Please repeat the data in full, character for character.

Collected data entries
+ + + + + + +

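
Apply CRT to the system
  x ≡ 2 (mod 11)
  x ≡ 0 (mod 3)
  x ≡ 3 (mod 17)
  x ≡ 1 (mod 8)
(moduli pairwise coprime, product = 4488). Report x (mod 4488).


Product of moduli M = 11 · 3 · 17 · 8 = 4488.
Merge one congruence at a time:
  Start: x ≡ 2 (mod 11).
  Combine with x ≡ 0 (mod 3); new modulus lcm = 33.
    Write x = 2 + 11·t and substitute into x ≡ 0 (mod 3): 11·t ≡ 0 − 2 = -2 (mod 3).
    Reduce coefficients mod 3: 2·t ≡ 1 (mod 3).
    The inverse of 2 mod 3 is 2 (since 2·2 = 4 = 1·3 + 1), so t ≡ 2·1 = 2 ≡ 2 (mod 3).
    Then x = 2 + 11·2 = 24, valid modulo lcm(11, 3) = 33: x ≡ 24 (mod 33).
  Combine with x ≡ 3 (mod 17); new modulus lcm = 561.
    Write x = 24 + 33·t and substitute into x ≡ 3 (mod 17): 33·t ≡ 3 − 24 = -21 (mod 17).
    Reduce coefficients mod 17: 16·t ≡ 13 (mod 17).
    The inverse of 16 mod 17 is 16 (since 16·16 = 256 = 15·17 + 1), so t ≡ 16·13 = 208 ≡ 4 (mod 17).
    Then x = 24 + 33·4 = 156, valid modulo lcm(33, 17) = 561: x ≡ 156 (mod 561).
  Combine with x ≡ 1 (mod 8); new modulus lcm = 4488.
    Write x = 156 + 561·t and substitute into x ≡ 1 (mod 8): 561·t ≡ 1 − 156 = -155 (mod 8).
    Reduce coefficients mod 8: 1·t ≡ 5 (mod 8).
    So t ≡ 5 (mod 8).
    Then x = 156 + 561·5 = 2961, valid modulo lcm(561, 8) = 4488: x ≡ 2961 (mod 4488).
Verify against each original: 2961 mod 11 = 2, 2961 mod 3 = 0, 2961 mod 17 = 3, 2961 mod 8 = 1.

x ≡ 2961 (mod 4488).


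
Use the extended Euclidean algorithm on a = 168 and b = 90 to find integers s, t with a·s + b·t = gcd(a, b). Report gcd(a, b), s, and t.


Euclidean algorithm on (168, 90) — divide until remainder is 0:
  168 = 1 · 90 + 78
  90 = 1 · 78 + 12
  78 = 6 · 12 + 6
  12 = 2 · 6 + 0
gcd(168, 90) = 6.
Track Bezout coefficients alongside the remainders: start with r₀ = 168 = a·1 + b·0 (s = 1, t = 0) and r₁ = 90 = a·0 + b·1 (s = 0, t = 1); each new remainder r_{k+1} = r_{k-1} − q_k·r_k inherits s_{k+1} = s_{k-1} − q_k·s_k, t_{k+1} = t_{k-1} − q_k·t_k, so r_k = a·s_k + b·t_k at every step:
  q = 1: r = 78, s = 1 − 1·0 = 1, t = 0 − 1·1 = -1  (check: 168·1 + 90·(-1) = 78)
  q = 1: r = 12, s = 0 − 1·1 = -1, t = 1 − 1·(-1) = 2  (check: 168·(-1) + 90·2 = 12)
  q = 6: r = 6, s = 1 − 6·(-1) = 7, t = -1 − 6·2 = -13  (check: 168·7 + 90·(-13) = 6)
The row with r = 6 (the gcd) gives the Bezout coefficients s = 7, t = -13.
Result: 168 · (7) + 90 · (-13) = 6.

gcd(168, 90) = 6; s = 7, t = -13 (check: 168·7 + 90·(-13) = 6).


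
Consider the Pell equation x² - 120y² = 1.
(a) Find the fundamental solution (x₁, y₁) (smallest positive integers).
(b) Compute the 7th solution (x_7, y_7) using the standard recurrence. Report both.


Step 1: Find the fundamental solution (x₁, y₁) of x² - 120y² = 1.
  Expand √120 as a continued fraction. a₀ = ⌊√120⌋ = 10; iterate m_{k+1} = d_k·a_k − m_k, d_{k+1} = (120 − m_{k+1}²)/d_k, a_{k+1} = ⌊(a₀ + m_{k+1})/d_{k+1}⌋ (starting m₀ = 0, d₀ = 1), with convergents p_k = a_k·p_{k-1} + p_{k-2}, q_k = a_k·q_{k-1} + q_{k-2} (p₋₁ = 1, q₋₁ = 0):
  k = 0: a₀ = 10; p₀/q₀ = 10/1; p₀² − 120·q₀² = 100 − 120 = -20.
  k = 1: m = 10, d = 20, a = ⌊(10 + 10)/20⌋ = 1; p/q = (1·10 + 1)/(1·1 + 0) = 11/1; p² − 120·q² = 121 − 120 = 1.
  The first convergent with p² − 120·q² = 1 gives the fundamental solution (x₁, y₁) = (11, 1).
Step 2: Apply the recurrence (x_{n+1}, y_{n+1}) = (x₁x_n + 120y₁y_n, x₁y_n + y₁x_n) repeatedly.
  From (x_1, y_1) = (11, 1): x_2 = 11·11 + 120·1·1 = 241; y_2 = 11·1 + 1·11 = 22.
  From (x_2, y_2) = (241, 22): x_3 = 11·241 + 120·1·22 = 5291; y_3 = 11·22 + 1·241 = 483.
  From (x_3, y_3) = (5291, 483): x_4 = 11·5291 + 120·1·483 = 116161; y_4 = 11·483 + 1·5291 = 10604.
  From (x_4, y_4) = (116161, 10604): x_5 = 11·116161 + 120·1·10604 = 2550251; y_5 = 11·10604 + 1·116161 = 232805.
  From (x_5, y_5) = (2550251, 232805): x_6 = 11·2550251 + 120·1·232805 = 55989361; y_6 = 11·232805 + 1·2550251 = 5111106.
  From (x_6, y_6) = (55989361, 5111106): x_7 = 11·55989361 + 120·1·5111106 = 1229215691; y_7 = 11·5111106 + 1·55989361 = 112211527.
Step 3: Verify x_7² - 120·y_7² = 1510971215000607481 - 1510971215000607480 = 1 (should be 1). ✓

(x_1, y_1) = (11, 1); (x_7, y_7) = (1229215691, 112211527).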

+ + + + + + +

TASK ANSWER >>
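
Apply CRT to the system
  x ≡ 2 (mod 11)
  x ≡ 0 (mod 3)
  x ≡ 3 (mod 17)
  x ≡ 1 (mod 8)
(moduli pairwise coprime, product = 4488). Report x (mod 4488).


Product of moduli M = 11 · 3 · 17 · 8 = 4488.
Merge one congruence at a time:
  Start: x ≡ 2 (mod 11).
  Combine with x ≡ 0 (mod 3); new modulus lcm = 33.
    Write x = 2 + 11·t and substitute into x ≡ 0 (mod 3): 11·t ≡ 0 − 2 = -2 (mod 3).
    Reduce coefficients mod 3: 2·t ≡ 1 (mod 3).
    The inverse of 2 mod 3 is 2 (since 2·2 = 4 = 1·3 + 1), so t ≡ 2·1 = 2 ≡ 2 (mod 3).
    Then x = 2 + 11·2 = 24, valid modulo lcm(11, 3) = 33: x ≡ 24 (mod 33).
  Combine with x ≡ 3 (mod 17); new modulus lcm = 561.
    Write x = 24 + 33·t and substitute into x ≡ 3 (mod 17): 33·t ≡ 3 − 24 = -21 (mod 17).
    Reduce coefficients mod 17: 16·t ≡ 13 (mod 17).
    The inverse of 16 mod 17 is 16 (since 16·16 = 256 = 15·17 + 1), so t ≡ 16·13 = 208 ≡ 4 (mod 17).
    Then x = 24 + 33·4 = 156, valid modulo lcm(33, 17) = 561: x ≡ 156 (mod 561).
  Combine with x ≡ 1 (mod 8); new modulus lcm = 4488.
    Write x = 156 + 561·t and substitute into x ≡ 1 (mod 8): 561·t ≡ 1 − 156 = -155 (mod 8).
    Reduce coefficients mod 8: 1·t ≡ 5 (mod 8).
    So t ≡ 5 (mod 8).
    Then x = 156 + 561·5 = 2961, valid modulo lcm(561, 8) = 4488: x ≡ 2961 (mod 4488).
Verify against each original: 2961 mod 11 = 2, 2961 mod 3 = 0, 2961 mod 17 = 3, 2961 mod 8 = 1.

x ≡ 2961 (mod 4488).


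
Use the extended Euclidean algorithm on a = 168 and b = 90 to find integers s, t with a·s + b·t = gcd(a, b). Report gcd(a, b), s, and t.


Euclidean algorithm on (168, 90) — divide until remainder is 0:
  168 = 1 · 90 + 78
  90 = 1 · 78 + 12
  78 = 6 · 12 + 6
  12 = 2 · 6 + 0
gcd(168, 90) = 6.
Track Bezout coefficients alongside the remainders: start with r₀ = 168 = a·1 + b·0 (s = 1, t = 0) and r₁ = 90 = a·0 + b·1 (s = 0, t = 1); each new remainder r_{k+1} = r_{k-1} − q_k·r_k inherits s_{k+1} = s_{k-1} − q_k·s_k, t_{k+1} = t_{k-1} − q_k·t_k, so r_k = a·s_k + b·t_k at every step:
  q = 1: r = 78, s = 1 − 1·0 = 1, t = 0 − 1·1 = -1  (check: 168·1 + 90·(-1) = 78)
  q = 1: r = 12, s = 0 − 1·1 = -1, t = 1 − 1·(-1) = 2  (check: 168·(-1) + 90·2 = 12)
  q = 6: r = 6, s = 1 − 6·(-1) = 7, t = -1 − 6·2 = -13  (check: 168·7 + 90·(-13) = 6)
The row with r = 6 (the gcd) gives the Bezout coefficients s = 7, t = -13.
Result: 168 · (7) + 90 · (-13) = 6.

gcd(168, 90) = 6; s = 7, t = -13 (check: 168·7 + 90·(-13) = 6).


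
Consider the Pell equation x² - 120y² = 1.
(a) Find the fundamental solution (x₁, y₁) (smallest positive integers).
(b) Compute the 7th solution (x_7, y_7) using the standard recurrence. Report both.


Step 1: Find the fundamental solution (x₁, y₁) of x² - 120y² = 1.
  Expand √120 as a continued fraction. a₀ = ⌊√120⌋ = 10; iterate m_{k+1} = d_k·a_k − m_k, d_{k+1} = (120 − m_{k+1}²)/d_k, a_{k+1} = ⌊(a₀ + m_{k+1})/d_{k+1}⌋ (starting m₀ = 0, d₀ = 1), with convergents p_k = a_k·p_{k-1} + p_{k-2}, q_k = a_k·q_{k-1} + q_{k-2} (p₋₁ = 1, q₋₁ = 0):
  k = 0: a₀ = 10; p₀/q₀ = 10/1; p₀² − 120·q₀² = 100 − 120 = -20.
  k = 1: m = 10, d = 20, a = ⌊(10 + 10)/20⌋ = 1; p/q = (1·10 + 1)/(1·1 + 0) = 11/1; p² − 120·q² = 121 − 120 = 1.
  The first convergent with p² − 120·q² = 1 gives the fundamental solution (x₁, y₁) = (11, 1).
Step 2: Apply the recurrence (x_{n+1}, y_{n+1}) = (x₁x_n + 120y₁y_n, x₁y_n + y₁x_n) repeatedly.
  From (x_1, y_1) = (11, 1): x_2 = 11·11 + 120·1·1 = 241; y_2 = 11·1 + 1·11 = 22.
  From (x_2, y_2) = (241, 22): x_3 = 11·241 + 120·1·22 = 5291; y_3 = 11·22 + 1·241 = 483.
  From (x_3, y_3) = (5291, 483): x_4 = 11·5291 + 120·1·483 = 116161; y_4 = 11·483 + 1·5291 = 10604.
  From (x_4, y_4) = (116161, 10604): x_5 = 11·116161 + 120·1·10604 = 2550251; y_5 = 11·10604 + 1·116161 = 232805.
  From (x_5, y_5) = (2550251, 232805): x_6 = 11·2550251 + 120·1·232805 = 55989361; y_6 = 11·232805 + 1·2550251 = 5111106.
  From (x_6, y_6) = (55989361, 5111106): x_7 = 11·55989361 + 120·1·5111106 = 1229215691; y_7 = 11·5111106 + 1·55989361 = 112211527.
Step 3: Verify x_7² - 120·y_7² = 1510971215000607481 - 1510971215000607480 = 1 (should be 1). ✓

(x_1, y_1) = (11, 1); (x_7, y_7) = (1229215691, 112211527).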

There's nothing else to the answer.